"""
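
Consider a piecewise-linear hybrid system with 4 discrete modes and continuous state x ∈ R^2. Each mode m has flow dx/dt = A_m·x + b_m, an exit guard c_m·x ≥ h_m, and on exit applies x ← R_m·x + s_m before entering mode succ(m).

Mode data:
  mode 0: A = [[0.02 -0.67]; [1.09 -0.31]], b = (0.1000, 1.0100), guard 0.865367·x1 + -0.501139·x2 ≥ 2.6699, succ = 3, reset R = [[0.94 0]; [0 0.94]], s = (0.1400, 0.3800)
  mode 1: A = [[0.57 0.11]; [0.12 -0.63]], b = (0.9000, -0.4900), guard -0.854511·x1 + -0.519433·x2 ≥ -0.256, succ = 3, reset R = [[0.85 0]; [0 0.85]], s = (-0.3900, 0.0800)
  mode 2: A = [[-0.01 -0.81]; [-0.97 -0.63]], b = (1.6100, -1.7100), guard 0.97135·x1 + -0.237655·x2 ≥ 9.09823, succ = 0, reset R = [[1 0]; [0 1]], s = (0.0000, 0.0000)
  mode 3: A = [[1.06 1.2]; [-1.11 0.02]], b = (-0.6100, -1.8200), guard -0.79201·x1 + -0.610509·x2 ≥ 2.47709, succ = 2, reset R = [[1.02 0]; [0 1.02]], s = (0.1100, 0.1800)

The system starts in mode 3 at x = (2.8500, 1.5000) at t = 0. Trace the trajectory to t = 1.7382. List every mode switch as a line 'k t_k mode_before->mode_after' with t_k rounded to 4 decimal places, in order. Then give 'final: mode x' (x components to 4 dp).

1 1.4334 3->2
final: 2 5.7389 -8.3278

Mode 3: guard c·x = 2.4771 hit at Δt = 1.4334 (t = 1.4334), x⁻ = (3.0838, -8.0580) → reset → x⁺ = (3.2554, -8.0391), jump to mode 2
Mode 2: flow for 0.3048 to horizon, guard not reached → x = (5.7389, -8.3278)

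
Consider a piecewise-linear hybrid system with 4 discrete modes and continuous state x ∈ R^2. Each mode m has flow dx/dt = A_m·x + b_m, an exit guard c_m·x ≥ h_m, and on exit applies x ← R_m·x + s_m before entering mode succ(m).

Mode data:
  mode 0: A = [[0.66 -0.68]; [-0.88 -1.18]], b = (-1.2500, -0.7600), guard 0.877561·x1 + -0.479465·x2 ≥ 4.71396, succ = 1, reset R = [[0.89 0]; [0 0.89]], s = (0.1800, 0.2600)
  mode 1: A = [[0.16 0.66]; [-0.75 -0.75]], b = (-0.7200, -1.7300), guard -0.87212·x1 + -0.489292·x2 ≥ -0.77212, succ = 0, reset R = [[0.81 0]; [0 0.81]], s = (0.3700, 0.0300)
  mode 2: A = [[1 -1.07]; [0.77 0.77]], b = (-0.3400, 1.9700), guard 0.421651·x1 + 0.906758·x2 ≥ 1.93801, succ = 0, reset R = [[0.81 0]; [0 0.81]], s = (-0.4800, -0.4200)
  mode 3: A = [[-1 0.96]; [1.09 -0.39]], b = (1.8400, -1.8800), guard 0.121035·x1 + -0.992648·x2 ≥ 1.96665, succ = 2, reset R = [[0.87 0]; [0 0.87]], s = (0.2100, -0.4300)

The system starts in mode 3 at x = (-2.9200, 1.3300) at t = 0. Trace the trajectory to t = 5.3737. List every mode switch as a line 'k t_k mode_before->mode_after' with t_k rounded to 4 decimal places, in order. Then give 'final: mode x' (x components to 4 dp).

Mode 3: guard c·x = 1.9667 hit at Δt = 1.2324 (t = 1.2324), x⁻ = (-0.2606, -2.0130) → reset → x⁺ = (-0.0167, -2.1813), jump to mode 2
Mode 2: guard c·x = 1.9380 hit at Δt = 1.2673 (t = 2.4997), x⁻ = (3.2988, 0.6033) → reset → x⁺ = (2.1920, 0.0687), jump to mode 0
Mode 0: guard c·x = 4.7140 hit at Δt = 1.3095 (t = 3.8092), x⁻ = (4.1115, -2.3064) → reset → x⁺ = (3.8393, -1.7927), jump to mode 1
Mode 1: guard c·x = -0.7721 hit at Δt = 0.6138 (t = 4.4230), x⁻ = (2.6740, -3.1881) → reset → x⁺ = (2.5359, -2.5523), jump to mode 0
Mode 0: guard c·x = 4.7140 hit at Δt = 0.5048 (t = 4.9278), x⁻ = (3.8565, -2.7731) → reset → x⁺ = (3.6123, -2.2081), jump to mode 1
Mode 1: flow for 0.4459 to horizon, guard not reached → x = (2.7176, -3.1367)

1 1.2324 3->2
2 2.4997 2->0
3 3.8092 0->1
4 4.4230 1->0
5 4.9278 0->1
final: 1 2.7176 -3.1367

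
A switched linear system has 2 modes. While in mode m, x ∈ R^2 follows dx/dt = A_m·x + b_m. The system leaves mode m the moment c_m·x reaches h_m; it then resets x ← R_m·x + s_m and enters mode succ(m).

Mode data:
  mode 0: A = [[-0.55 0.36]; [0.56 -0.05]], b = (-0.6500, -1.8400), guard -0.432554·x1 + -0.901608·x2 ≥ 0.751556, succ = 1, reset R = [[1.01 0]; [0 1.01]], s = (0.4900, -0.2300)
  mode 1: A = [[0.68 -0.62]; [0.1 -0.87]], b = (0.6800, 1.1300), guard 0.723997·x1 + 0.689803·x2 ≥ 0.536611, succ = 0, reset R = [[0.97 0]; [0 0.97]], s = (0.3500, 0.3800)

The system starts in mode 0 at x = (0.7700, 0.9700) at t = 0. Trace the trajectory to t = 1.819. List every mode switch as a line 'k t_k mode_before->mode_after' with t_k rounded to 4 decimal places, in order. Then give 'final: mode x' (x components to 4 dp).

Mode 0: guard c·x = 0.7516 hit at Δt = 1.0698 (t = 1.0698), x⁻ = (-0.0871, -0.7918) → reset → x⁺ = (0.4021, -1.0297), jump to mode 1
Mode 1: guard c·x = 0.5366 hit at Δt = 0.4048 (t = 1.4746), x⁻ = (1.0396, -0.3133) → reset → x⁺ = (1.3584, 0.0761), jump to mode 0
Mode 0: flow for 0.3444 to horizon, guard not reached → x = (0.9053, -0.3377)

1 1.0698 0->1
2 1.4746 1->0
final: 0 0.9053 -0.3377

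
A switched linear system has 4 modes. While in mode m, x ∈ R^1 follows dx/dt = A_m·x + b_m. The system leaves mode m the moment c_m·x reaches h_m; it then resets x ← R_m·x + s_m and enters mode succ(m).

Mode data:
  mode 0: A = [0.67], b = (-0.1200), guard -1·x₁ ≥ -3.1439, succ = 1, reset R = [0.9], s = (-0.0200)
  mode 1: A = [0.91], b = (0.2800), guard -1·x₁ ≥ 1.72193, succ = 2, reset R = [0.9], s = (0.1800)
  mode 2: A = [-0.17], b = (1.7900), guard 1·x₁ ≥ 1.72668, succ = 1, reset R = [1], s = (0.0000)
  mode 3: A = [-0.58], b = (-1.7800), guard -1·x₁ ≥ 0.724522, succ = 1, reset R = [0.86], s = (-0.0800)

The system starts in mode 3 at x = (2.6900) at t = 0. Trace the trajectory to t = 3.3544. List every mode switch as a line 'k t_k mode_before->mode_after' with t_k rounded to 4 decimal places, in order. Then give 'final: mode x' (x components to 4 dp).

1 1.5495 3->1
2 2.9500 1->2
final: 2 -0.5792

Mode 3: guard c·x = 0.7245 hit at Δt = 1.5495 (t = 1.5495), x⁻ = (-0.7245) → reset → x⁺ = (-0.7031), jump to mode 1
Mode 1: guard c·x = 1.7219 hit at Δt = 1.4005 (t = 2.9500), x⁻ = (-1.7219) → reset → x⁺ = (-1.3697), jump to mode 2
Mode 2: flow for 0.4044 to horizon, guard not reached → x = (-0.5792)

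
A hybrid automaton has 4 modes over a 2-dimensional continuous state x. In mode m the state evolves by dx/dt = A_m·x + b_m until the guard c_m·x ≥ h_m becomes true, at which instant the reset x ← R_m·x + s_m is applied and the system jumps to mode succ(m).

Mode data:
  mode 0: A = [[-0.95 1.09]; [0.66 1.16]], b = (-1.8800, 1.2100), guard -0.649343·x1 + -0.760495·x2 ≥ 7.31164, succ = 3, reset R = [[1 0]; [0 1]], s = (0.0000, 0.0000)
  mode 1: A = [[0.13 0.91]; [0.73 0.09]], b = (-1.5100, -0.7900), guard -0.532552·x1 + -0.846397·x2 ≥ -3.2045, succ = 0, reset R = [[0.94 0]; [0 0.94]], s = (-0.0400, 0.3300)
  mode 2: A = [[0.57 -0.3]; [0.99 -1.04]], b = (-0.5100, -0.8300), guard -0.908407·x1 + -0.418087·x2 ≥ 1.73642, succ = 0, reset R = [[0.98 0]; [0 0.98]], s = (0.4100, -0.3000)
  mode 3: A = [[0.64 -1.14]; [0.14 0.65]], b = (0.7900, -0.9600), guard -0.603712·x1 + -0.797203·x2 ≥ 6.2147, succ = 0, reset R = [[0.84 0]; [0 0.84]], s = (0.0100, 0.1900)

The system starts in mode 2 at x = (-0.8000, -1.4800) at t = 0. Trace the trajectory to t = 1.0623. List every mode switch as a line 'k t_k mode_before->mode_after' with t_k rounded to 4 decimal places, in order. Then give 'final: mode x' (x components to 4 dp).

1 0.6127 2->0
final: 0 -2.1206 -2.9778

Mode 2: guard c·x = 1.7364 hit at Δt = 0.6127 (t = 0.6127), x⁻ = (-1.1724, -1.6059) → reset → x⁺ = (-0.7390, -1.8738), jump to mode 0
Mode 0: flow for 0.4496 to horizon, guard not reached → x = (-2.1206, -2.9778)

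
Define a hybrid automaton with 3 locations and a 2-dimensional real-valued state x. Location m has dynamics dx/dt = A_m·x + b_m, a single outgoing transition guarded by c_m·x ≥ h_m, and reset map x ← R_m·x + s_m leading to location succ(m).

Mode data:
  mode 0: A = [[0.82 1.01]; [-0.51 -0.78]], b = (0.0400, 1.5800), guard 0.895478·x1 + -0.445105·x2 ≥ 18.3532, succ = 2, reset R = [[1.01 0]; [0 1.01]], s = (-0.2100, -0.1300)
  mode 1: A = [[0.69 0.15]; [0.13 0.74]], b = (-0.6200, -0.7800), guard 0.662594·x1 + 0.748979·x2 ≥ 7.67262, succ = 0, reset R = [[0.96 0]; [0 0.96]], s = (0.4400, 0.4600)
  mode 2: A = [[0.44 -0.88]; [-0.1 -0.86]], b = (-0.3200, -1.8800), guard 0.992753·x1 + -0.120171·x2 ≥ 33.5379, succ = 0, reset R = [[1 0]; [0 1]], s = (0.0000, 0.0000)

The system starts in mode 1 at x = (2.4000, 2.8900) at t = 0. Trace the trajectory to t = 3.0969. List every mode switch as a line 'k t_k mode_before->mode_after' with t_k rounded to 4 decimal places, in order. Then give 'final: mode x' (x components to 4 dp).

1 1.0734 1->0
2 2.2455 0->2
final: 2 30.6733 -3.4685

Mode 1: guard c·x = 7.6726 hit at Δt = 1.0734 (t = 1.0734), x⁻ = (4.9926, 5.8273) → reset → x⁺ = (5.2329, 6.0542), jump to mode 0
Mode 0: guard c·x = 18.3532 hit at Δt = 1.1721 (t = 2.2455), x⁻ = (19.7411, -1.5176) → reset → x⁺ = (19.7285, -1.6628), jump to mode 2
Mode 2: flow for 0.8514 to horizon, guard not reached → x = (30.6733, -3.4685)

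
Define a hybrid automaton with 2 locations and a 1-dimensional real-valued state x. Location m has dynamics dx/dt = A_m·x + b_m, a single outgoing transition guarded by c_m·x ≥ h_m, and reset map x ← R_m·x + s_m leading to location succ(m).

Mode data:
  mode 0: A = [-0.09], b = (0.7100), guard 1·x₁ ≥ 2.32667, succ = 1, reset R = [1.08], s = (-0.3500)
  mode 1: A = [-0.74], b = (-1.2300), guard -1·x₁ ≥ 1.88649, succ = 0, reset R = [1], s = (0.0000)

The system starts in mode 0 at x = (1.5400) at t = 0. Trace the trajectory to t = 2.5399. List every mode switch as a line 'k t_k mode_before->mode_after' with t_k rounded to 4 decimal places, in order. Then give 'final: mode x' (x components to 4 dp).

1 1.4698 0->1
final: 1 0.0705

Mode 0: guard c·x = 2.3267 hit at Δt = 1.4698 (t = 1.4698), x⁻ = (2.3267) → reset → x⁺ = (2.1628), jump to mode 1
Mode 1: flow for 1.0701 to horizon, guard not reached → x = (0.0705)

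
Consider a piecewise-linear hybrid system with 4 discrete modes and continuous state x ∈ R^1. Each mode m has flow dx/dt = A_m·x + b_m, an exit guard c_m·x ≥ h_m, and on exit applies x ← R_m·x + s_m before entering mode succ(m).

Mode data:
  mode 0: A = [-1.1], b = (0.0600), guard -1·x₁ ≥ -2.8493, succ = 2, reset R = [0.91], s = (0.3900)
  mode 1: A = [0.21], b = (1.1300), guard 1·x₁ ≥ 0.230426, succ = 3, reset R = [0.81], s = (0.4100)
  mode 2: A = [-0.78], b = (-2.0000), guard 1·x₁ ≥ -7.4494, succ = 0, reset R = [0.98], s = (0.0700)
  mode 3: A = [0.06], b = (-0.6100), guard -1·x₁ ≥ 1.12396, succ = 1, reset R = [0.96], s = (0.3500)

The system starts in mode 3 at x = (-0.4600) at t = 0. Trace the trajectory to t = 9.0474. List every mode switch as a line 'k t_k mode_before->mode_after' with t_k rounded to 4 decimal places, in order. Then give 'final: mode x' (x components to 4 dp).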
"""
= EXERCISE OBJECTIVE =
From the first line of the material above down to the line with "mode 0: A = [[0.66", output each line exactly; include both of those lines and add no others.

= PROBLEM SOLUTION =
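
Consider a piecewise-linear hybrid system with 4 discrete modes and continuous state x ∈ R^2. Each mode m has flow dx/dt = A_m·x + b_m, an exit guard c_m·x ≥ h_m, and on exit applies x ← R_m·x + s_m before entering mode succ(m).

Mode data:
  mode 0: A = [[0.02 -0.67]; [1.09 -0.31]], b = (0.1000, 1.0100), guard 0.865367·x1 + -0.501139·x2 ≥ 2.6699, succ = 3, reset R = [[0.94 0]; [0 0.94]], s = (0.1400, 0.3800)
  mode 1: A = [[0.57 0.11]; [0.12 -0.63]], b = (0.9000, -0.4900), guard -0.854511·x1 + -0.519433·x2 ≥ -0.256, succ = 3, reset R = [[0.85 0]; [0 0.85]], s = (-0.3900, 0.0800)
  mode 2: A = [[-0.01 -0.81]; [-0.97 -0.63]], b = (1.6100, -1.7100), guard 0.97135·x1 + -0.237655·x2 ≥ 9.09823, succ = 0, reset R = [[1 0]; [0 1]], s = (0.0000, 0.0000)
  mode 3: A = [[1.06 1.2]; [-1.11 0.02]], b = (-0.6100, -1.8200), guard -0.79201·x1 + -0.610509·x2 ≥ 2.47709, succ = 2, reset R = [[1.02 0]; [0 1.02]], s = (0.1100, 0.1800)

The system starts in mode 3 at x = (2.8500, 1.5000) at t = 0. Trace the trajectory to t = 1.7382. List every mode switch as a line 'k t_k mode_before->mode_after' with t_k rounded to 4 decimal places, in order. Then give 'final: mode x' (x components to 4 dp).

1 1.4334 3->2
final: 2 5.7389 -8.3278

Mode 3: guard c·x = 2.4771 hit at Δt = 1.4334 (t = 1.4334), x⁻ = (3.0838, -8.0580) → reset → x⁺ = (3.2554, -8.0391), jump to mode 2
Mode 2: flow for 0.3048 to horizon, guard not reached → x = (5.7389, -8.3278)

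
Consider a piecewise-linear hybrid system with 4 discrete modes and continuous state x ∈ R^2. Each mode m has flow dx/dt = A_m·x + b_m, an exit guard c_m·x ≥ h_m, and on exit applies x ← R_m·x + s_m before entering mode succ(m).

Mode data:
  mode 0: A = [[0.66 -0.68]; [-0.88 -1.18]], b = (-1.2500, -0.7600), guard 0.877561·x1 + -0.479465·x2 ≥ 4.71396, succ = 1, reset R = [[0.89 0]; [0 0.89]], s = (0.1800, 0.2600)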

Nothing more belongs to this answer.